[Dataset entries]

====

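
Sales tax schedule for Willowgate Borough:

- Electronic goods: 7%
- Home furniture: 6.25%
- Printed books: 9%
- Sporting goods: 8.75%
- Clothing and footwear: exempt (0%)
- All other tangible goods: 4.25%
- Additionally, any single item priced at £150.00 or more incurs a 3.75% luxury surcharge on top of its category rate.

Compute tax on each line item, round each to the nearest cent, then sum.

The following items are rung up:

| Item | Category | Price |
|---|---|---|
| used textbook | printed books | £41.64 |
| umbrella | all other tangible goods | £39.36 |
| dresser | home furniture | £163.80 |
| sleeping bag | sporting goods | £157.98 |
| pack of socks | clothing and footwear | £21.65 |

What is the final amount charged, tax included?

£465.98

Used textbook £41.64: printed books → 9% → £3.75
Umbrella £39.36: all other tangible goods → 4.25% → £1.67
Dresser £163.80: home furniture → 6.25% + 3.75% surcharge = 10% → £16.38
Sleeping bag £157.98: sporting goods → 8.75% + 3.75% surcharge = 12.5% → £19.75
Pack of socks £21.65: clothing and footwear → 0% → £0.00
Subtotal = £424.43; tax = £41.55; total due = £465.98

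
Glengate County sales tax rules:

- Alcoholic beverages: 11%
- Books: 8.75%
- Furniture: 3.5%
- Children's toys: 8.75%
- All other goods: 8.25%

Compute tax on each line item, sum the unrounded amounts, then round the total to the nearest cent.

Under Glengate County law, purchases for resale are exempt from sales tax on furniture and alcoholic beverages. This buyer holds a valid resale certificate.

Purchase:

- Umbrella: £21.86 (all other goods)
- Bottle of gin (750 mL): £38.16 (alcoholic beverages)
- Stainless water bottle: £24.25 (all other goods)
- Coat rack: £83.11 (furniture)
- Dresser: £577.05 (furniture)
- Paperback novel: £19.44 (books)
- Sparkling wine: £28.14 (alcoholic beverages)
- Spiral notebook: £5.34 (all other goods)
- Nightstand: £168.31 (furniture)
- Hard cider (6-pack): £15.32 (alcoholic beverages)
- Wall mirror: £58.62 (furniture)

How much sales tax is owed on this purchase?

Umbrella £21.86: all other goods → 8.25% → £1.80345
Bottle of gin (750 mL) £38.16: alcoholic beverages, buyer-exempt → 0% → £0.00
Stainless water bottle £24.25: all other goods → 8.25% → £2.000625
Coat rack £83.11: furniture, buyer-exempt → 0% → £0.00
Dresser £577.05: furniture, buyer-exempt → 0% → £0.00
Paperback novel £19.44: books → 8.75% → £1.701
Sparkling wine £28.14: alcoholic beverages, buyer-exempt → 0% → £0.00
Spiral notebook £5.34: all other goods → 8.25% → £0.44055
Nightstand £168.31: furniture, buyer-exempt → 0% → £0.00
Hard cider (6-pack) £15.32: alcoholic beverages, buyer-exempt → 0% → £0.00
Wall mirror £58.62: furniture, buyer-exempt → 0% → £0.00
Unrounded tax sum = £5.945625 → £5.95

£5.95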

====

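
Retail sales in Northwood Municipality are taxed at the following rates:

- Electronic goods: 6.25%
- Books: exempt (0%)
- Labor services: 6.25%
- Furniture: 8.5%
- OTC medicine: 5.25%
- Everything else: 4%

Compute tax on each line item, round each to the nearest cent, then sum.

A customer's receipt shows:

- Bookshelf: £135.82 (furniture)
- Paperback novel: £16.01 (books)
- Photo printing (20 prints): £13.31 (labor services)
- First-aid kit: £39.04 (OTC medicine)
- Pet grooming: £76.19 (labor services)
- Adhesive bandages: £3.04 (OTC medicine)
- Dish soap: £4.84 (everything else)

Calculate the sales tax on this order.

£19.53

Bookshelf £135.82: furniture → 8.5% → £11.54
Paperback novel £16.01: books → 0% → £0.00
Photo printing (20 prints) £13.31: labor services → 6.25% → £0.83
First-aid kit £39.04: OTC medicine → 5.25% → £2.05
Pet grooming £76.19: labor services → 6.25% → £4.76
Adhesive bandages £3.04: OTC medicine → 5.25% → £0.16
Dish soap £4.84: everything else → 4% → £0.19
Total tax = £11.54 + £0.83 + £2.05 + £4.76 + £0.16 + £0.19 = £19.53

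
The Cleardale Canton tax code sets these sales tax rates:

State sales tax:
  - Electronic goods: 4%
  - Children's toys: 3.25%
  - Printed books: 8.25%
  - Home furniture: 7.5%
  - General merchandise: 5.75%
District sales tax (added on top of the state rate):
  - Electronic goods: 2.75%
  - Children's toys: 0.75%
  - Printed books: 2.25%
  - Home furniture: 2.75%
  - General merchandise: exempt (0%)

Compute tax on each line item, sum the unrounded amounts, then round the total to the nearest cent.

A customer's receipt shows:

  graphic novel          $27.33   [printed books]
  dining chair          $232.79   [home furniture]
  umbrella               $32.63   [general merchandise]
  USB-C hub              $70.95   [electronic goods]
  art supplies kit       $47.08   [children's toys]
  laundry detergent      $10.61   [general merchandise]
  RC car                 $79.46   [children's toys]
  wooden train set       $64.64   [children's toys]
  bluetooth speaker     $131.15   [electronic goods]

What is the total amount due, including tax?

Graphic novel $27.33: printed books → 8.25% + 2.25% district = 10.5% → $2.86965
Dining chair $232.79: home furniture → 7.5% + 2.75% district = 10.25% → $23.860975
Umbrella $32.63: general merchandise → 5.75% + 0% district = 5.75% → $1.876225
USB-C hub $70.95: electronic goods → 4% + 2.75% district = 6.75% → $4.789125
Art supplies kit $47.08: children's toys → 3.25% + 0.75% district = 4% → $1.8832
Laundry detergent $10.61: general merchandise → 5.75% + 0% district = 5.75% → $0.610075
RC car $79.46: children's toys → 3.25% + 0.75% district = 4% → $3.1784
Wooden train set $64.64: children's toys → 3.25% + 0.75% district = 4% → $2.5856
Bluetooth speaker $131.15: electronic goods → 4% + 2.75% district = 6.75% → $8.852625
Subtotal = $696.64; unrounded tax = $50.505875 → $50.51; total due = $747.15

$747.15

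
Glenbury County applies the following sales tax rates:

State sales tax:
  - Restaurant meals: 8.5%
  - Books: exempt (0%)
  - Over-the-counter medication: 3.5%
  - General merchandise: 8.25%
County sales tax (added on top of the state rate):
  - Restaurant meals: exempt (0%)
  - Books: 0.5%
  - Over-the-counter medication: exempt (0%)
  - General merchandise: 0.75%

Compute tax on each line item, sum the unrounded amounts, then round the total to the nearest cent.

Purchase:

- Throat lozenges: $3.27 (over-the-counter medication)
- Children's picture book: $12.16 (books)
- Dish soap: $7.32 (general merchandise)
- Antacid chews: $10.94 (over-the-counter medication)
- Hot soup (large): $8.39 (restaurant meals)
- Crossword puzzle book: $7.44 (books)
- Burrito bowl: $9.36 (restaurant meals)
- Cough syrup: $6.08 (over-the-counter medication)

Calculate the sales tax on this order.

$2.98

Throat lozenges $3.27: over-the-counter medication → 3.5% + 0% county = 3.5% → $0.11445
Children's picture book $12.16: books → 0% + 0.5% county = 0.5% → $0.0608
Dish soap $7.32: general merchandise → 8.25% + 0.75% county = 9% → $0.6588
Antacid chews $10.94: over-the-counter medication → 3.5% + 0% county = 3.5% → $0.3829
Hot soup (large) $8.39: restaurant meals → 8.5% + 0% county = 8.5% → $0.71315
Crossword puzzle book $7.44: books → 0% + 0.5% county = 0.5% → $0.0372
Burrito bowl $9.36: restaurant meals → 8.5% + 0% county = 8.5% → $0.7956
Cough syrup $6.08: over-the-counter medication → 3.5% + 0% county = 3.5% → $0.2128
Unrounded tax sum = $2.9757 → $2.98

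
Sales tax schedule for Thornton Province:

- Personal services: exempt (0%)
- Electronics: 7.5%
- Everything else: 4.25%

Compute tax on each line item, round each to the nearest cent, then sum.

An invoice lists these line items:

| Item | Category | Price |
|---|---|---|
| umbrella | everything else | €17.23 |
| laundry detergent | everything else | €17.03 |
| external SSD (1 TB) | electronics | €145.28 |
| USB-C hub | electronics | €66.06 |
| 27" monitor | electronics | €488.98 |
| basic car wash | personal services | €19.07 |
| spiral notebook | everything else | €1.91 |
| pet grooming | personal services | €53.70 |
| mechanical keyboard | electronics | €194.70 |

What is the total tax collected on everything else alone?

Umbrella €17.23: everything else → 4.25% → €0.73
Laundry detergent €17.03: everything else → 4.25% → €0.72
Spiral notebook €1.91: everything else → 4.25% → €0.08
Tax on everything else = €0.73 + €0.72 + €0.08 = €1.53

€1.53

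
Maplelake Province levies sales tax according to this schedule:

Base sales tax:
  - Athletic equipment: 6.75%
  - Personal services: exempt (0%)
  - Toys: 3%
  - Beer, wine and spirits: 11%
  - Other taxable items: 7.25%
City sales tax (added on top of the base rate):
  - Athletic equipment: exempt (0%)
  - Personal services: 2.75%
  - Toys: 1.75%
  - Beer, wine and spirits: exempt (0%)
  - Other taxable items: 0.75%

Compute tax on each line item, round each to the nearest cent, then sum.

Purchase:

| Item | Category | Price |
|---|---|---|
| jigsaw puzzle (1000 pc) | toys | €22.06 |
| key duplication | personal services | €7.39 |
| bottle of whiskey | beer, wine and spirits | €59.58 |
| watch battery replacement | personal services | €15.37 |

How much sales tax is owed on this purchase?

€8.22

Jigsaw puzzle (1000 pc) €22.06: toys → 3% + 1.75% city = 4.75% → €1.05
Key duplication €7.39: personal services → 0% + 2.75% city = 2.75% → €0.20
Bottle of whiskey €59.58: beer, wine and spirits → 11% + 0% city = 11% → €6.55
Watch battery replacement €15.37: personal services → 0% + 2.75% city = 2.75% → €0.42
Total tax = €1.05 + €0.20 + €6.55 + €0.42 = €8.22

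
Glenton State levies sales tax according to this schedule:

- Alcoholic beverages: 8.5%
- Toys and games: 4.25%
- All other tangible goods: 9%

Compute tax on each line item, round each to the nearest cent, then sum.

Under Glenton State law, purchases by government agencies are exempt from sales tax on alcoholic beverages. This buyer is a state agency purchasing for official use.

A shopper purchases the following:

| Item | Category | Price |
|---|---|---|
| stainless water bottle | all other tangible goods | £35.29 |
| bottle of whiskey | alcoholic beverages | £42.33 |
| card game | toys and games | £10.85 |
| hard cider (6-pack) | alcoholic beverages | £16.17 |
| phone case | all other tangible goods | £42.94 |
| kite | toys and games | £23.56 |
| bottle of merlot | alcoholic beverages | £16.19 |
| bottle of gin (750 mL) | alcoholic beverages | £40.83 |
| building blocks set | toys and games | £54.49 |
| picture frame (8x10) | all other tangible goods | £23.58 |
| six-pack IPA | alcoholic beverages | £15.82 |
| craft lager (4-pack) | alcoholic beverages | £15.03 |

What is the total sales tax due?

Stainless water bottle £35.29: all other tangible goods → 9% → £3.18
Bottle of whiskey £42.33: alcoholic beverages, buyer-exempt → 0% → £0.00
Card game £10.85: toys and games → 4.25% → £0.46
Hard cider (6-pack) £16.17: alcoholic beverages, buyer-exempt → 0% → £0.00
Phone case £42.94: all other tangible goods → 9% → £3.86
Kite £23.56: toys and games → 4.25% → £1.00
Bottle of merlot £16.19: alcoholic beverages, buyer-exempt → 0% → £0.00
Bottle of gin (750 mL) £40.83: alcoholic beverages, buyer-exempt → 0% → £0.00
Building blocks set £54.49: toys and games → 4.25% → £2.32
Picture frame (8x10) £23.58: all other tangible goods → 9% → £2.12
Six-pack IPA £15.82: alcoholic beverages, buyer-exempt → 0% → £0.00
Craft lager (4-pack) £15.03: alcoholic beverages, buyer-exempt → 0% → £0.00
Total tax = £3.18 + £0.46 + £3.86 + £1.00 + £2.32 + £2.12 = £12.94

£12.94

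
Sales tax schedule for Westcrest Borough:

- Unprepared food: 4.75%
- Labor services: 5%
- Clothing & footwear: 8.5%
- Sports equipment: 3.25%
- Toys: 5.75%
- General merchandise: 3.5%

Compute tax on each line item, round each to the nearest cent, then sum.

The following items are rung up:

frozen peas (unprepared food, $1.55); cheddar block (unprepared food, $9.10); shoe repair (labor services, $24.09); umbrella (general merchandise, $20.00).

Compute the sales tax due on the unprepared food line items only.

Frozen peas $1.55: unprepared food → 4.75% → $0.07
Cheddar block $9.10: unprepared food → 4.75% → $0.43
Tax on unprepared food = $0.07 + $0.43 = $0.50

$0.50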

====

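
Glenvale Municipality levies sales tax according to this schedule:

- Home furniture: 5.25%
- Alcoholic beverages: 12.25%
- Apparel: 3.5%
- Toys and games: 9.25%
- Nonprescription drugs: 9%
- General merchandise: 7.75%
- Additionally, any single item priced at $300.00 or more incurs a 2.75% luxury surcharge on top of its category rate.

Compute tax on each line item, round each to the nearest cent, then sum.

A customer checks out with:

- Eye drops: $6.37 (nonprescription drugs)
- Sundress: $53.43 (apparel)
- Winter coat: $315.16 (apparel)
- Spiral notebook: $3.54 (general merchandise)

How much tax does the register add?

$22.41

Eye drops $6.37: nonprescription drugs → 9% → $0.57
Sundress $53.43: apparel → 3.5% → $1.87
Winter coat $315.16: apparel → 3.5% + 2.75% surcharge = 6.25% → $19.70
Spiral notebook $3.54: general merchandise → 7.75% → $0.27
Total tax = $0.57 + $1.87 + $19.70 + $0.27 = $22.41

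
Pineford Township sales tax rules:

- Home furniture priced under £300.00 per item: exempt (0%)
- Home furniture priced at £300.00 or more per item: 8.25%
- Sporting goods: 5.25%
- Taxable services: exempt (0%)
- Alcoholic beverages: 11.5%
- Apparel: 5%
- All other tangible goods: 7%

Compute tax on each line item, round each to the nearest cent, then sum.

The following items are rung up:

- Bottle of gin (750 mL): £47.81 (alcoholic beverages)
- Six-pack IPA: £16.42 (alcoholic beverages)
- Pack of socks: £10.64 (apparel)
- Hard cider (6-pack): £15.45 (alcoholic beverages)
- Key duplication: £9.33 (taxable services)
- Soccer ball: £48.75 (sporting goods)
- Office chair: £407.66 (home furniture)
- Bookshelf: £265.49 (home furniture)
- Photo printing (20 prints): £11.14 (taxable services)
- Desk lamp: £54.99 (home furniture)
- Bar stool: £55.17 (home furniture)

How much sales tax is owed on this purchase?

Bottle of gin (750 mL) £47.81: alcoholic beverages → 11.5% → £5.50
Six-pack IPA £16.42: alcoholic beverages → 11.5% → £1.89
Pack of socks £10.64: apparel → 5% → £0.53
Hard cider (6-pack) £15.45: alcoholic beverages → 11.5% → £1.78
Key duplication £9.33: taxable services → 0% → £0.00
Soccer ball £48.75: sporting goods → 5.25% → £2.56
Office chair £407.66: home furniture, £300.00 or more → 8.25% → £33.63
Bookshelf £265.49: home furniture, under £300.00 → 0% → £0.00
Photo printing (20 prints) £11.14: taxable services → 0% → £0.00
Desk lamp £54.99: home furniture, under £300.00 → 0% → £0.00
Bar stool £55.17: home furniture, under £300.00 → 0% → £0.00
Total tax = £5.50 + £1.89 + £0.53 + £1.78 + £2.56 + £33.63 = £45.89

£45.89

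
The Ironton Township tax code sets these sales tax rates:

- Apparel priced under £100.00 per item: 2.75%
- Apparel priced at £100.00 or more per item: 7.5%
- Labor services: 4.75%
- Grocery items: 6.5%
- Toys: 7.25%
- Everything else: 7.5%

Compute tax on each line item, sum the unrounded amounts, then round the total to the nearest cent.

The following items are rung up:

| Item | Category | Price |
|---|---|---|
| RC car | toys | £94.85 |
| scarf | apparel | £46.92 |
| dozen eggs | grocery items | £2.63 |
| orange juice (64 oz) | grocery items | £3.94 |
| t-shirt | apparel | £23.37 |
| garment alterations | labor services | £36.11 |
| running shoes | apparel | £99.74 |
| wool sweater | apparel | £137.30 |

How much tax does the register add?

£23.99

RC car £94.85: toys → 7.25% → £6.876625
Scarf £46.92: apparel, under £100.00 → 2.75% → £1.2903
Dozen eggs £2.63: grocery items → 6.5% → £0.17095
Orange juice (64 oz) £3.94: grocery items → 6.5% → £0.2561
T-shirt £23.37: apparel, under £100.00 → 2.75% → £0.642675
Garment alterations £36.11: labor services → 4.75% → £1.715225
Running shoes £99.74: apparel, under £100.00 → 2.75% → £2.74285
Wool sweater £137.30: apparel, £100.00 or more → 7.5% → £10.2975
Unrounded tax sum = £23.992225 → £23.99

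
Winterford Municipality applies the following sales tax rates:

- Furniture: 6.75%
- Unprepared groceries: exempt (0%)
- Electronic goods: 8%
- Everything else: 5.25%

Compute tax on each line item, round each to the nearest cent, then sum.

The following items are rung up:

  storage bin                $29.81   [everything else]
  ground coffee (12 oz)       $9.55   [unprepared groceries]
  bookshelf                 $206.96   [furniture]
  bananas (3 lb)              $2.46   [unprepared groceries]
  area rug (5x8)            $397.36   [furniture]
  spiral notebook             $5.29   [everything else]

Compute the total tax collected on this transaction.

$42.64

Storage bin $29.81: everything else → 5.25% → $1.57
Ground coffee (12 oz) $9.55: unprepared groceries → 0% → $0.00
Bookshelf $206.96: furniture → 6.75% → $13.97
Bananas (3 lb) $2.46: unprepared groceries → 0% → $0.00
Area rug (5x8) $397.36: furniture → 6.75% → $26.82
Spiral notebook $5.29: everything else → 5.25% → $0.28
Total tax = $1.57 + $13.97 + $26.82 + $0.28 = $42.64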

====

● **Problem details**
In the records above, the line with "- Home furniture: 5.25%" marks the start and the line with "- Sundress: $53.43 (apparel)" marks the end; copy that stretch exactly, both lines included, and nothing else.

● **Answer to this task**
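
- Home furniture: 5.25%
- Alcoholic beverages: 12.25%
- Apparel: 3.5%
- Toys and games: 9.25%
- Nonprescription drugs: 9%
- General merchandise: 7.75%
- Additionally, any single item priced at $300.00 or more incurs a 2.75% luxury surcharge on top of its category rate.

Compute tax on each line item, round each to the nearest cent, then sum.

A customer checks out with:

- Eye drops: $6.37 (nonprescription drugs)
- Sundress: $53.43 (apparel)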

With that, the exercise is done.